Each of the entries should be output exactly, with nothing left out.

# RECORDS PROVIDED
•••••

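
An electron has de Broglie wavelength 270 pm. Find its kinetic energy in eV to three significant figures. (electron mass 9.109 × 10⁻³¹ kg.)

p = h/λ = 6.626 × 10⁻³⁴ / 2.700 × 10⁻¹⁰ = 2.454 × 10⁻²⁴ kg·m/s.
KE = p²/(2m) = (2.454 × 10⁻²⁴)² / (2 × 9.109 × 10⁻³¹) = 3.306 × 10⁻¹⁸ J = 20.6 eV.

KE = 20.6 eV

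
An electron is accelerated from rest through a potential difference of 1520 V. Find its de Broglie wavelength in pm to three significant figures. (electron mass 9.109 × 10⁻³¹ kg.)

λ = 31.5 pm

KE = eV = 1.602 × 10⁻¹⁹ × 1520 = 2.435 × 10⁻¹⁶ J.
p = √(2mKE) = √(2 × 9.109 × 10⁻³¹ × 2.435 × 10⁻¹⁶) = 2.106 × 10⁻²³ kg·m/s.
λ = h/p = 6.626 × 10⁻³⁴ / 2.106 × 10⁻²³ = 3.15 × 10⁻¹¹ m = 31.5 pm.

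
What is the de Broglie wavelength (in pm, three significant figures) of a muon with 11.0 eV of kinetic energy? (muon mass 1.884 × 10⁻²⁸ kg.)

KE = 11.0 eV = 1.762 × 10⁻¹⁸ J.
p = √(2mKE) = √(2 × 1.884 × 10⁻²⁸ × 1.762 × 10⁻¹⁸) = 2.577 × 10⁻²³ kg·m/s.
λ = h/p = 6.626 × 10⁻³⁴ / 2.577 × 10⁻²³ = 2.57 × 10⁻¹¹ m = 25.7 pm.

λ = 25.7 pm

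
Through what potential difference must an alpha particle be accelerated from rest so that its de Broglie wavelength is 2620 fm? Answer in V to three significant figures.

p = h/λ = 6.626 × 10⁻³⁴ / 2.620 × 10⁻¹² = 2.529 × 10⁻²² kg·m/s.
KE = p²/(2m) = 4.813 × 10⁻¹⁸ J.
V = KE/2e = 4.813 × 10⁻¹⁸ / (2 × 1.602 × 10⁻¹⁹) = 15.0 V.

V = 15.0 V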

•••••

# RESPONSE
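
An electron has de Broglie wavelength 270 pm. Find its kinetic energy in eV to three significant figures. (electron mass 9.109 × 10⁻³¹ kg.)

p = h/λ = 6.626 × 10⁻³⁴ / 2.700 × 10⁻¹⁰ = 2.454 × 10⁻²⁴ kg·m/s.
KE = p²/(2m) = (2.454 × 10⁻²⁴)² / (2 × 9.109 × 10⁻³¹) = 3.306 × 10⁻¹⁸ J = 20.6 eV.

KE = 20.6 eV

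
An electron is accelerated from rest through a potential difference of 1520 V. Find its de Broglie wavelength in pm to three significant figures. (electron mass 9.109 × 10⁻³¹ kg.)

λ = 31.5 pm

KE = eV = 1.602 × 10⁻¹⁹ × 1520 = 2.435 × 10⁻¹⁶ J.
p = √(2mKE) = √(2 × 9.109 × 10⁻³¹ × 2.435 × 10⁻¹⁶) = 2.106 × 10⁻²³ kg·m/s.
λ = h/p = 6.626 × 10⁻³⁴ / 2.106 × 10⁻²³ = 3.15 × 10⁻¹¹ m = 31.5 pm.

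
What is the de Broglie wavelength (in pm, three significant figures) of a muon with 11.0 eV of kinetic energy? (muon mass 1.884 × 10⁻²⁸ kg.)

KE = 11.0 eV = 1.762 × 10⁻¹⁸ J.
p = √(2mKE) = √(2 × 1.884 × 10⁻²⁸ × 1.762 × 10⁻¹⁸) = 2.577 × 10⁻²³ kg·m/s.
λ = h/p = 6.626 × 10⁻³⁴ / 2.577 × 10⁻²³ = 2.57 × 10⁻¹¹ m = 25.7 pm.

λ = 25.7 pm

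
Through what potential difference must an alpha particle be accelerated from rest so that its de Broglie wavelength is 2620 fm? Answer in V to three significant figures.

p = h/λ = 6.626 × 10⁻³⁴ / 2.620 × 10⁻¹² = 2.529 × 10⁻²² kg·m/s.
KE = p²/(2m) = 4.813 × 10⁻¹⁸ J.
V = KE/2e = 4.813 × 10⁻¹⁸ / (2 × 1.602 × 10⁻¹⁹) = 15.0 V.

V = 15.0 V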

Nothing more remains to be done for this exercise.